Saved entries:

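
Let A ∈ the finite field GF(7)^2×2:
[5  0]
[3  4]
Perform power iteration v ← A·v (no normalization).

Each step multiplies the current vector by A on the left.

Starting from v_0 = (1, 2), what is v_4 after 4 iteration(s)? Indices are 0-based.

v_0 = (1, 2).
v_1 = A·v_0 = (5, 4).
v_2 = A·v_1 = (4, 3).
v_3 = A·v_2 = (6, 3).
v_4 = A·v_3 = (2, 2).

v_4 = (2, 2)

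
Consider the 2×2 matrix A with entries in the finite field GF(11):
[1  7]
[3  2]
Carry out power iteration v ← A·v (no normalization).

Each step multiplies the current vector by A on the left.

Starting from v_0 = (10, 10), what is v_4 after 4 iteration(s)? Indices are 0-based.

v_4 = (1, 6)

v_0 = (10, 10).
v_1 = A·v_0 = (3, 6).
v_2 = A·v_1 = (1, 10).
v_3 = A·v_2 = (5, 1).
v_4 = A·v_3 = (1, 6).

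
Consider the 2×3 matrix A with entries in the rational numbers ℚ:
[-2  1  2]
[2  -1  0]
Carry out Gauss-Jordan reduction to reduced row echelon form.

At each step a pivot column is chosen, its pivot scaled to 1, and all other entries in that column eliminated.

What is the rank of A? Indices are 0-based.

[1] R0 /= -2  ⇒  (1, -1/2, -1)
     R1 -= 2·R0  ⇒  (0, 0, 2)
column 1 empty below row 1
[2] R1 /= 2  ⇒  (0, 0, 1)
     R0 -= -1·R1  ⇒  (1, -1/2, 0)

rank = 2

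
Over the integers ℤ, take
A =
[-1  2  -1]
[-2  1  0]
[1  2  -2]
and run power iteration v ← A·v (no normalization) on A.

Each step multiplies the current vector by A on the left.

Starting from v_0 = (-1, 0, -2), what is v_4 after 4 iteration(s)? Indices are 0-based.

v_0 = (-1, 0, -2).
v_1 = A·v_0 = (3, 2, 3).
v_2 = A·v_1 = (-2, -4, 1).
v_3 = A·v_2 = (-7, 0, -12).
v_4 = A·v_3 = (19, 14, 17).

v_4 = (19, 14, 17)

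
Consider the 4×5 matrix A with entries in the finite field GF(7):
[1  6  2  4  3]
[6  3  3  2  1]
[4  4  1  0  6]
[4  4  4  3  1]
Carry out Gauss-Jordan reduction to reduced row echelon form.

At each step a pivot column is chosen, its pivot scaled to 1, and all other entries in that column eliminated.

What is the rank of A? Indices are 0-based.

step 1: normalize row 0 (÷1) = (1, 6, 2, 4, 3)
  row 1: subtract 6×row0 = (0, 2, 5, 6, 4)
  row 2: subtract 4×row0 = (0, 1, 0, 5, 1)
  row 3: subtract 4×row0 = (0, 1, 3, 1, 3)
step 2: normalize row 1 (÷2) = (0, 1, 6, 3, 2)
  row 0: subtract 6×row1 = (1, 0, 1, 0, 5)
  row 2: subtract 1×row1 = (0, 0, 1, 2, 6)
  row 3: subtract 1×row1 = (0, 0, 4, 5, 1)
step 3: normalize row 2 (÷1) = (0, 0, 1, 2, 6)
  row 0: subtract 1×row2 = (1, 0, 0, 5, 6)
  row 1: subtract 6×row2 = (0, 1, 0, 5, 1)
  row 3: subtract 4×row2 = (0, 0, 0, 4, 5)
step 4: normalize row 3 (÷4) = (0, 0, 0, 1, 3)
  row 0: subtract 5×row3 = (1, 0, 0, 0, 5)
  row 1: subtract 5×row3 = (0, 1, 0, 0, 0)
  row 2: subtract 2×row3 = (0, 0, 1, 0, 0)

rank = 4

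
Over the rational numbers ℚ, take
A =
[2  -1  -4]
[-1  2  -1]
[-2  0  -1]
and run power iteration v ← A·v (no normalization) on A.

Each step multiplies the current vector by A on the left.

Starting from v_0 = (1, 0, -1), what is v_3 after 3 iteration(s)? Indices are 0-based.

v_0 = (1, 0, -1).
v_1 = A·v_0 = (6, 0, -1).
v_2 = A·v_1 = (16, -5, -11).
v_3 = A·v_2 = (81, -15, -21).

v_3 = (81, -15, -21)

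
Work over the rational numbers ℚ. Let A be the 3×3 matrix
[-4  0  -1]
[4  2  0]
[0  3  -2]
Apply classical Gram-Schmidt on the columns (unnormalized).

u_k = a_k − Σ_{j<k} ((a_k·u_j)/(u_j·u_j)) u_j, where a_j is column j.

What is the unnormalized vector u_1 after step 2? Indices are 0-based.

u_1 = (1, 1, 3)

Step 1: u_0 = a_0 = (-4, 4, 0).
Step 2: u_1 = a_1 − (1/4)·u_0 = (1, 1, 3).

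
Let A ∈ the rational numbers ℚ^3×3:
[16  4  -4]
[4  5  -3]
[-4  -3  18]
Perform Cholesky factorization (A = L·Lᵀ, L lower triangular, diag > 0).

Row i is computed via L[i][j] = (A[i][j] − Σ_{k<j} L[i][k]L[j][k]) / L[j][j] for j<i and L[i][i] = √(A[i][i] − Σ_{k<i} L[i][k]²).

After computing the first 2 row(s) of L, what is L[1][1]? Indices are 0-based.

Step 1: L[0][0] = √(16) = 4.
  L[1][0] = (4) / L[0][0] = 1.
Step 2: L[1][1] = √(4) = 2.

L[1][1] = 2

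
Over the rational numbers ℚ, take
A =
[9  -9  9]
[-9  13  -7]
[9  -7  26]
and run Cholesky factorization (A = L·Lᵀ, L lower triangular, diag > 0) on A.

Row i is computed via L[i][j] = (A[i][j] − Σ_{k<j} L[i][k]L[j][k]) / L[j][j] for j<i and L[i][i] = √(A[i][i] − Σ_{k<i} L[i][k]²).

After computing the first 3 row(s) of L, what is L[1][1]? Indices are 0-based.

Step 1: L[0][0] = √(9) = 3.
  L[1][0] = (-9) / L[0][0] = -3.
Step 2: L[1][1] = √(4) = 2.
  L[2][0] = (9) / L[0][0] = 3.
  L[2][1] = (2) / L[1][1] = 1.
Step 3: L[2][2] = √(16) = 4.

L[1][1] = 2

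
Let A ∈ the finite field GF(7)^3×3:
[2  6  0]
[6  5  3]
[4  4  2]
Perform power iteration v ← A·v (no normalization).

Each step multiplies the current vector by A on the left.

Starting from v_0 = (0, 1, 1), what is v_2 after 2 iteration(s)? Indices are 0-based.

v_2 = (4, 3, 5)

v_0 = (0, 1, 1).
v_1 = A·v_0 = (6, 1, 6).
v_2 = A·v_1 = (4, 3, 5).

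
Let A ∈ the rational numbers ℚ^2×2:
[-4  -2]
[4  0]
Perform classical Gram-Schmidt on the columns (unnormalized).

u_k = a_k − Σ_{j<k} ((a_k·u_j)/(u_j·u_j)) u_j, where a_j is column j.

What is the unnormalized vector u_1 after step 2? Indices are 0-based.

u_1 = (-1, -1)

Step 1: u_0 = a_0 = (-4, 4).
Step 2: u_1 = a_1 − (1/4)·u_0 = (-1, -1).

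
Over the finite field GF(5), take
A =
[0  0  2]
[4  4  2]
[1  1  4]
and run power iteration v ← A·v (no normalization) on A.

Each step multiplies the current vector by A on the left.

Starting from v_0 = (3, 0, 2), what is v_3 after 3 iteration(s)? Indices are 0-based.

v_3 = (3, 4, 0)

v_0 = (3, 0, 2).
v_1 = A·v_0 = (4, 1, 1).
v_2 = A·v_1 = (2, 2, 4).
v_3 = A·v_2 = (3, 4, 0).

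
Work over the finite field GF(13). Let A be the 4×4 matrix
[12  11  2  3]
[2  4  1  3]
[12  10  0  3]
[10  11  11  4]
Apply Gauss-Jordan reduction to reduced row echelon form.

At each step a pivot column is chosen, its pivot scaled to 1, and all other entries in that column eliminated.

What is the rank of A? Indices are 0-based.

rank = 4

[1] R0 /= 12  ⇒  (1, 2, 11, 10)
     R1 -= 2·R0  ⇒  (0, 0, 5, 9)
     R2 -= 12·R0  ⇒  (0, 12, 11, 0)
     R3 -= 10·R0  ⇒  (0, 4, 5, 8)
[2] R1 <-> R2
[2] R1 /= 12  ⇒  (0, 1, 2, 0)
     R0 -= 2·R1  ⇒  (1, 0, 7, 10)
     R3 -= 4·R1  ⇒  (0, 0, 10, 8)
[3] R2 /= 5  ⇒  (0, 0, 1, 7)
     R0 -= 7·R2  ⇒  (1, 0, 0, 0)
     R1 -= 2·R2  ⇒  (0, 1, 0, 12)
     R3 -= 10·R2  ⇒  (0, 0, 0, 3)
[4] R3 /= 3  ⇒  (0, 0, 0, 1)
     R1 -= 12·R3  ⇒  (0, 1, 0, 0)
     R2 -= 7·R3  ⇒  (0, 0, 1, 0)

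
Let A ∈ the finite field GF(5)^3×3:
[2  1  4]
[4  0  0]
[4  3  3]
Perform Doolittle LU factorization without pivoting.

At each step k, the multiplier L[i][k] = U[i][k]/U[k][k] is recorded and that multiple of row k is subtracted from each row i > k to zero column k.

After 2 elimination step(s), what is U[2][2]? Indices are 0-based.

k=0: U[0][0]=2
  eliminate (1,0): mult=2, new row 1: (0, 3, 2); set L[1][0]=2
  eliminate (2,0): mult=2, new row 2: (0, 1, 0); set L[2][0]=2
k=1: U[1][1]=3
  eliminate (2,1): mult=2, new row 2: (0, 0, 1); set L[2][1]=2

U[2][2] = 1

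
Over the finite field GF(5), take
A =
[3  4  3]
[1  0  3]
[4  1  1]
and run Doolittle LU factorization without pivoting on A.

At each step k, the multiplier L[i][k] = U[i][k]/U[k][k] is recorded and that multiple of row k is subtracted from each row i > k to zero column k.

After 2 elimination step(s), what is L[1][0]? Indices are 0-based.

k=0: U[0][0]=3
  eliminate (1,0): mult=2, new row 1: (0, 2, 2); set L[1][0]=2
  eliminate (2,0): mult=3, new row 2: (0, 4, 2); set L[2][0]=3
k=1: U[1][1]=2
  eliminate (2,1): mult=2, new row 2: (0, 0, 3); set L[2][1]=2

L[1][0] = 2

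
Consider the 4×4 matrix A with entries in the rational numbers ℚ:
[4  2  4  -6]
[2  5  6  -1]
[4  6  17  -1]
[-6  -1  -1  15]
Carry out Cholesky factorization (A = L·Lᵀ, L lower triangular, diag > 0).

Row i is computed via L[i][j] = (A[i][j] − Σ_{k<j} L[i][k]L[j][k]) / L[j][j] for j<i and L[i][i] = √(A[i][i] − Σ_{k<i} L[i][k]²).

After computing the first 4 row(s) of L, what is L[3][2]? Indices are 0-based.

L[3][2] = 1

Step 1: L[0][0] = √(4) = 2.
  L[1][0] = (2) / L[0][0] = 1.
Step 2: L[1][1] = √(4) = 2.
  L[2][0] = (4) / L[0][0] = 2.
  L[2][1] = (4) / L[1][1] = 2.
Step 3: L[2][2] = √(9) = 3.
  L[3][0] = (-6) / L[0][0] = -3.
  L[3][1] = (2) / L[1][1] = 1.
  L[3][2] = (3) / L[2][2] = 1.
Step 4: L[3][3] = √(4) = 2.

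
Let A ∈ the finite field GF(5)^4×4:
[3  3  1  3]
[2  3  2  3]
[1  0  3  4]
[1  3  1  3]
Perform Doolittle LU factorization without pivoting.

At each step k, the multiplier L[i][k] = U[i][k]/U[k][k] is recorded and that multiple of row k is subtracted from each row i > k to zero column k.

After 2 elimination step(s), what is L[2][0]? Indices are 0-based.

k=0: U[0][0]=3
  eliminate (1,0): mult=4, new row 1: (0, 1, 3, 1); set L[1][0]=4
  eliminate (2,0): mult=2, new row 2: (0, 4, 1, 3); set L[2][0]=2
  eliminate (3,0): mult=2, new row 3: (0, 2, 4, 2); set L[3][0]=2
k=1: U[1][1]=1
  eliminate (2,1): mult=4, new row 2: (0, 0, 4, 4); set L[2][1]=4
  eliminate (3,1): mult=2, new row 3: (0, 0, 3, 0); set L[3][1]=2

L[2][0] = 2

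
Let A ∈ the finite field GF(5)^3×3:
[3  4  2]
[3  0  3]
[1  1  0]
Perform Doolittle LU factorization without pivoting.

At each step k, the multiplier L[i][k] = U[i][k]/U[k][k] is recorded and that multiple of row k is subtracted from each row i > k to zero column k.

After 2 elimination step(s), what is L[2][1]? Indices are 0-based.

L[2][1] = 3

Step 1: pivot at (0,0) is 3.
  row1 ← row1 − (1)·row0  ⇒  L[1][0]=1, U row1=(0, 1, 1)
  row2 ← row2 − (2)·row0  ⇒  L[2][0]=2, U row2=(0, 3, 1)
Step 2: pivot at (1,1) is 1.
  row2 ← row2 − (3)·row1  ⇒  L[2][1]=3, U row2=(0, 0, 3)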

▶ _TASK TO COMPLETE_
Search the records above for the string "Apply". Copy every line that contains it.

▶ _EXERCISE RESULT_
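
Apply classical Gram-Schmidt on the columns (unnormalized).
Apply Gauss-Jordan reduction to reduced row echelon form.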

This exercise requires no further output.